• EXERCISE MATERIALS:
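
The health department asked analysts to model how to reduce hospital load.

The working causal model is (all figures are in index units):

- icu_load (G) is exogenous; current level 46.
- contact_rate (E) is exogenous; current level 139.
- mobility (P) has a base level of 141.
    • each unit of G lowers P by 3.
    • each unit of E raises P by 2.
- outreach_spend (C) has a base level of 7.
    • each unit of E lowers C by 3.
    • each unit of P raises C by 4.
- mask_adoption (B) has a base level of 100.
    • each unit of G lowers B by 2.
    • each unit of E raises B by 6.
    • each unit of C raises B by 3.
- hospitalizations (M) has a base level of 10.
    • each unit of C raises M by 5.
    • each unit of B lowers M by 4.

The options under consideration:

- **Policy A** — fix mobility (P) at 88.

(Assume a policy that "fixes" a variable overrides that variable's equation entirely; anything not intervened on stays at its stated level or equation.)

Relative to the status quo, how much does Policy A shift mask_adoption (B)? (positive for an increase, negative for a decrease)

Baseline:
  G = 46
  E = 139
  P = 141 − 3·46 + 2·139 = 281
  C = 7 − 3·139 + 4·281 = 714
  B = 100 − 2·46 + 6·139 + 3·714 = 2984
Policy A (P := 88):
  G = 46
  E = 139
  P = 88
  C = 7 − 3·139 + 4·88 = -58
  B = 100 − 2·46 + 6·139 + 3·(-58) = 668
Change in B: 668 − 2984 = -2316

-2316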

• TASK DETAILS:
Send back all of the entries exactly, with nothing missing.

• OUTPUT FOR THIS TASK:
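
The health department asked analysts to model how to reduce hospital load.

The working causal model is (all figures are in index units):

- icu_load (G) is exogenous; current level 46.
- contact_rate (E) is exogenous; current level 139.
- mobility (P) has a base level of 141.
    • each unit of G lowers P by 3.
    • each unit of E raises P by 2.
- outreach_spend (C) has a base level of 7.
    • each unit of E lowers C by 3.
    • each unit of P raises C by 4.
- mask_adoption (B) has a base level of 100.
    • each unit of G lowers B by 2.
    • each unit of E raises B by 6.
    • each unit of C raises B by 3.
- hospitalizations (M) has a base level of 10.
    • each unit of C raises M by 5.
    • each unit of B lowers M by 4.

The options under consideration:

- **Policy A** — fix mobility (P) at 88.

(Assume a policy that "fixes" a variable overrides that variable's equation entirely; anything not intervened on stays at its stated level or equation.)

Relative to the status quo, how much does Policy A shift mask_adoption (B)? (positive for an increase, negative for a decrease)

Baseline:
  G = 46
  E = 139
  P = 141 − 3·46 + 2·139 = 281
  C = 7 − 3·139 + 4·281 = 714
  B = 100 − 2·46 + 6·139 + 3·714 = 2984
Policy A (P := 88):
  G = 46
  E = 139
  P = 88
  C = 7 − 3·139 + 4·88 = -58
  B = 100 − 2·46 + 6·139 + 3·(-58) = 668
Change in B: 668 − 2984 = -2316

-2316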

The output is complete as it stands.